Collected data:
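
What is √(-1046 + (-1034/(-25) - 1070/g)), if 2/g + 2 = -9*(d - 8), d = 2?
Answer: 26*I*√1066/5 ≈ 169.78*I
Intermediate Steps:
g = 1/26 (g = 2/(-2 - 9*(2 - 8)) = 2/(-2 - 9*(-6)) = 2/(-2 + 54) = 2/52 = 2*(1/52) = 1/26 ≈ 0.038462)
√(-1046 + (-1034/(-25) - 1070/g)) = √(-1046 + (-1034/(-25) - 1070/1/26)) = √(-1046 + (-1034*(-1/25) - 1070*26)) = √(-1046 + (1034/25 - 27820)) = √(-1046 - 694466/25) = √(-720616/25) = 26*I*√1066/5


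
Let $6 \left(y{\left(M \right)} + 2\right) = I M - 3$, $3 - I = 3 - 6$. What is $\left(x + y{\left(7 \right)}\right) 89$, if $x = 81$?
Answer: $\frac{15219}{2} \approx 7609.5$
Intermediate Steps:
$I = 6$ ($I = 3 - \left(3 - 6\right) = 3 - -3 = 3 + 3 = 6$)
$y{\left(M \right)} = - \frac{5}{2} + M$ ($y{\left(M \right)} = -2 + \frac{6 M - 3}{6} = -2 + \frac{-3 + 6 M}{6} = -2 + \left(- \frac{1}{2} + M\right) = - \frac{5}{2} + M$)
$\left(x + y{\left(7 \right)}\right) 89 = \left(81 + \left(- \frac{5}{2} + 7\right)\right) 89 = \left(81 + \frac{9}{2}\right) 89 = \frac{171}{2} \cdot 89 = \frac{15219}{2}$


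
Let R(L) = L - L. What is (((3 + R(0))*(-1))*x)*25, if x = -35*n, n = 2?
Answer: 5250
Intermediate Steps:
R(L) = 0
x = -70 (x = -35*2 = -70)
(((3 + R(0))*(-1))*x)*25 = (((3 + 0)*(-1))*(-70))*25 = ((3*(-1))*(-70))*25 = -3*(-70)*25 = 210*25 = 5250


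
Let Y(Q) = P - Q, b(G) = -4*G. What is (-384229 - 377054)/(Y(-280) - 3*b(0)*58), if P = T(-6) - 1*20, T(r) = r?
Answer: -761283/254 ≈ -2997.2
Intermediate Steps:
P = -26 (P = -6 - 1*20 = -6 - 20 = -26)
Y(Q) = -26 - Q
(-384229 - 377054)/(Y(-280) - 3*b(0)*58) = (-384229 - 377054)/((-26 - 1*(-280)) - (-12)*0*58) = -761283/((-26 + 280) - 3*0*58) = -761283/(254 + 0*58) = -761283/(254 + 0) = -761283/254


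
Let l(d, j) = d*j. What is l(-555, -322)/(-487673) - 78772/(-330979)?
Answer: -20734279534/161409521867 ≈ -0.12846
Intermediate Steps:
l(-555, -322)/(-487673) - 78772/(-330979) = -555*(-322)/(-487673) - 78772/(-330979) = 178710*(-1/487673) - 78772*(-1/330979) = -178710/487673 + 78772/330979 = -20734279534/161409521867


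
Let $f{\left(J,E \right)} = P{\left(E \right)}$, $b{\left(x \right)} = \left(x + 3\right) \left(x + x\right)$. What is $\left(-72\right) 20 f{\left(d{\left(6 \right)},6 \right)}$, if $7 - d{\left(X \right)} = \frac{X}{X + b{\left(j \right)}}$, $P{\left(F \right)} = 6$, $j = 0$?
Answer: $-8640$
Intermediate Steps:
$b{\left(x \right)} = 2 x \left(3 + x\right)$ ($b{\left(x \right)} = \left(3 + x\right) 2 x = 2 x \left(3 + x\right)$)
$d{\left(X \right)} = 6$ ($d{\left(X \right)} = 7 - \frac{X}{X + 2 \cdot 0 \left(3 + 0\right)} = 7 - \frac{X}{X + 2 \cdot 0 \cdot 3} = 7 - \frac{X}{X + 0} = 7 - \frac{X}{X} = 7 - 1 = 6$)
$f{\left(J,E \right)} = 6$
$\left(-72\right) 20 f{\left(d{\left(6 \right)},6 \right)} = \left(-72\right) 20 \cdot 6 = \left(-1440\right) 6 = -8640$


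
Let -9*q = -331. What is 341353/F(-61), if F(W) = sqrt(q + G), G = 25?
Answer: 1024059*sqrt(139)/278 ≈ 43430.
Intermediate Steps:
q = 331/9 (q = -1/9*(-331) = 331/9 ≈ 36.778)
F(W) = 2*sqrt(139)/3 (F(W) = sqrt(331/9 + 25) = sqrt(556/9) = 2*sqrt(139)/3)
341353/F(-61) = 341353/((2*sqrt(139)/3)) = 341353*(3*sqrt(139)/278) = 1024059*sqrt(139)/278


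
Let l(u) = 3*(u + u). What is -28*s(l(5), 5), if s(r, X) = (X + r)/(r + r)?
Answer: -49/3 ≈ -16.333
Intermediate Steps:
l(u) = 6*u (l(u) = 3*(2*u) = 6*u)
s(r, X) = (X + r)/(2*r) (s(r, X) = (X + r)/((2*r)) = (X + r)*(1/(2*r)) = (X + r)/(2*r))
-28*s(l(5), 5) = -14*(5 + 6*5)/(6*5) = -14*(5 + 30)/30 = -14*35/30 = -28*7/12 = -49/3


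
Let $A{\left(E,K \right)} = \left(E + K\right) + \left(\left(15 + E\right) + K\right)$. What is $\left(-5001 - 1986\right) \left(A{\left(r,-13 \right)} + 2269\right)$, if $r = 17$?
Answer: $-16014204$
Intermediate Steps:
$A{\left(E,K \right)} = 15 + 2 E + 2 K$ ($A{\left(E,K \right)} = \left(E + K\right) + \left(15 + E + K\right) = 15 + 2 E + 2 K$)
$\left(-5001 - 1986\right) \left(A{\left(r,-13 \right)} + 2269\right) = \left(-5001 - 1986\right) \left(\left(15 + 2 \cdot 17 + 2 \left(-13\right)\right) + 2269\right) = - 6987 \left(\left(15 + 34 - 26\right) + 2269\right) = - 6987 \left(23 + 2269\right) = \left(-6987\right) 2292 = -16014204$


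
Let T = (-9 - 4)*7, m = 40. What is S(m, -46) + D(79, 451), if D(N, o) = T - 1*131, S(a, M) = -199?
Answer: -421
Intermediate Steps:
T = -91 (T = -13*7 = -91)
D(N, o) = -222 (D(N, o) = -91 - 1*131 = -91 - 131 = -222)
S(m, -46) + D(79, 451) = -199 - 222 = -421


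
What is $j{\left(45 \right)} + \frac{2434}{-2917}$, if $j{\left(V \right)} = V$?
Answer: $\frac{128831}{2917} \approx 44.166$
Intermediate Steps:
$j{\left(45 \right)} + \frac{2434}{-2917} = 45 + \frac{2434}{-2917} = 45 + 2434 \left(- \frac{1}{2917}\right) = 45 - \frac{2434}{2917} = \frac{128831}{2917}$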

What to work on => Type the data out again, exactly.

Answer box =>
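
What is √(-1046 + (-1034/(-25) - 1070/g)), if 2/g + 2 = -9*(d - 8), d = 2?
Answer: 26*I*√1066/5 ≈ 169.78*I
Intermediate Steps:
g = 1/26 (g = 2/(-2 - 9*(2 - 8)) = 2/(-2 - 9*(-6)) = 2/(-2 + 54) = 2/52 = 2*(1/52) = 1/26 ≈ 0.038462)
√(-1046 + (-1034/(-25) - 1070/g)) = √(-1046 + (-1034/(-25) - 1070/1/26)) = √(-1046 + (-1034*(-1/25) - 1070*26)) = √(-1046 + (1034/25 - 27820)) = √(-1046 - 694466/25) = √(-720616/25) = 26*I*√1066/5


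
Let $6 \left(y{\left(M \right)} + 2\right) = I M - 3$, $3 - I = 3 - 6$. What is $\left(x + y{\left(7 \right)}\right) 89$, if $x = 81$?
Answer: $\frac{15219}{2} \approx 7609.5$
Intermediate Steps:
$I = 6$ ($I = 3 - \left(3 - 6\right) = 3 - -3 = 3 + 3 = 6$)
$y{\left(M \right)} = - \frac{5}{2} + M$ ($y{\left(M \right)} = -2 + \frac{6 M - 3}{6} = -2 + \frac{-3 + 6 M}{6} = -2 + \left(- \frac{1}{2} + M\right) = - \frac{5}{2} + M$)
$\left(x + y{\left(7 \right)}\right) 89 = \left(81 + \left(- \frac{5}{2} + 7\right)\right) 89 = \left(81 + \frac{9}{2}\right) 89 = \frac{171}{2} \cdot 89 = \frac{15219}{2}$


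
Let R(L) = L - L. What is (((3 + R(0))*(-1))*x)*25, if x = -35*n, n = 2?
Answer: 5250
Intermediate Steps:
R(L) = 0
x = -70 (x = -35*2 = -70)
(((3 + R(0))*(-1))*x)*25 = (((3 + 0)*(-1))*(-70))*25 = ((3*(-1))*(-70))*25 = -3*(-70)*25 = 210*25 = 5250


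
Let Y(Q) = P - Q, b(G) = -4*G. What is (-384229 - 377054)/(Y(-280) - 3*b(0)*58), if P = T(-6) - 1*20, T(r) = r?
Answer: -761283/254 ≈ -2997.2
Intermediate Steps:
P = -26 (P = -6 - 1*20 = -6 - 20 = -26)
Y(Q) = -26 - Q
(-384229 - 377054)/(Y(-280) - 3*b(0)*58) = (-384229 - 377054)/((-26 - 1*(-280)) - (-12)*0*58) = -761283/((-26 + 280) - 3*0*58) = -761283/(254 + 0*58) = -761283/(254 + 0) = -761283/254


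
Let l(d, j) = d*j. What is l(-555, -322)/(-487673) - 78772/(-330979)?
Answer: -20734279534/161409521867 ≈ -0.12846
Intermediate Steps:
l(-555, -322)/(-487673) - 78772/(-330979) = -555*(-322)/(-487673) - 78772/(-330979) = 178710*(-1/487673) - 78772*(-1/330979) = -178710/487673 + 78772/330979 = -20734279534/161409521867


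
Let $f{\left(J,E \right)} = P{\left(E \right)}$, $b{\left(x \right)} = \left(x + 3\right) \left(x + x\right)$. What is $\left(-72\right) 20 f{\left(d{\left(6 \right)},6 \right)}$, if $7 - d{\left(X \right)} = \frac{X}{X + b{\left(j \right)}}$, $P{\left(F \right)} = 6$, $j = 0$?
Answer: $-8640$
Intermediate Steps:
$b{\left(x \right)} = 2 x \left(3 + x\right)$ ($b{\left(x \right)} = \left(3 + x\right) 2 x = 2 x \left(3 + x\right)$)
$d{\left(X \right)} = 6$ ($d{\left(X \right)} = 7 - \frac{X}{X + 2 \cdot 0 \left(3 + 0\right)} = 7 - \frac{X}{X + 2 \cdot 0 \cdot 3} = 7 - \frac{X}{X + 0} = 7 - \frac{X}{X} = 7 - 1 = 6$)
$f{\left(J,E \right)} = 6$
$\left(-72\right) 20 f{\left(d{\left(6 \right)},6 \right)} = \left(-72\right) 20 \cdot 6 = \left(-1440\right) 6 = -8640$


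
Let -9*q = -331. What is 341353/F(-61), if F(W) = sqrt(q + G), G = 25?
Answer: 1024059*sqrt(139)/278 ≈ 43430.
Intermediate Steps:
q = 331/9 (q = -1/9*(-331) = 331/9 ≈ 36.778)
F(W) = 2*sqrt(139)/3 (F(W) = sqrt(331/9 + 25) = sqrt(556/9) = 2*sqrt(139)/3)
341353/F(-61) = 341353/((2*sqrt(139)/3)) = 341353*(3*sqrt(139)/278) = 1024059*sqrt(139)/278


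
Let l(u) = 3*(u + u). What is -28*s(l(5), 5), if s(r, X) = (X + r)/(r + r)?
Answer: -49/3 ≈ -16.333
Intermediate Steps:
l(u) = 6*u (l(u) = 3*(2*u) = 6*u)
s(r, X) = (X + r)/(2*r) (s(r, X) = (X + r)/((2*r)) = (X + r)*(1/(2*r)) = (X + r)/(2*r))
-28*s(l(5), 5) = -14*(5 + 6*5)/(6*5) = -14*(5 + 30)/30 = -14*35/30 = -28*7/12 = -49/3


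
Let $A{\left(E,K \right)} = \left(E + K\right) + \left(\left(15 + E\right) + K\right)$. What is $\left(-5001 - 1986\right) \left(A{\left(r,-13 \right)} + 2269\right)$, if $r = 17$?
Answer: $-16014204$
Intermediate Steps:
$A{\left(E,K \right)} = 15 + 2 E + 2 K$ ($A{\left(E,K \right)} = \left(E + K\right) + \left(15 + E + K\right) = 15 + 2 E + 2 K$)
$\left(-5001 - 1986\right) \left(A{\left(r,-13 \right)} + 2269\right) = \left(-5001 - 1986\right) \left(\left(15 + 2 \cdot 17 + 2 \left(-13\right)\right) + 2269\right) = - 6987 \left(\left(15 + 34 - 26\right) + 2269\right) = - 6987 \left(23 + 2269\right) = \left(-6987\right) 2292 = -16014204$


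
Let T = (-9 - 4)*7, m = 40. What is S(m, -46) + D(79, 451), if D(N, o) = T - 1*131, S(a, M) = -199?
Answer: -421
Intermediate Steps:
T = -91 (T = -13*7 = -91)
D(N, o) = -222 (D(N, o) = -91 - 1*131 = -91 - 131 = -222)
S(m, -46) + D(79, 451) = -199 - 222 = -421


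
What is $j{\left(45 \right)} + \frac{2434}{-2917}$, if $j{\left(V \right)} = V$?
Answer: $\frac{128831}{2917} \approx 44.166$
Intermediate Steps:
$j{\left(45 \right)} + \frac{2434}{-2917} = 45 + \frac{2434}{-2917} = 45 + 2434 \left(- \frac{1}{2917}\right) = 45 - \frac{2434}{2917} = \frac{128831}{2917}$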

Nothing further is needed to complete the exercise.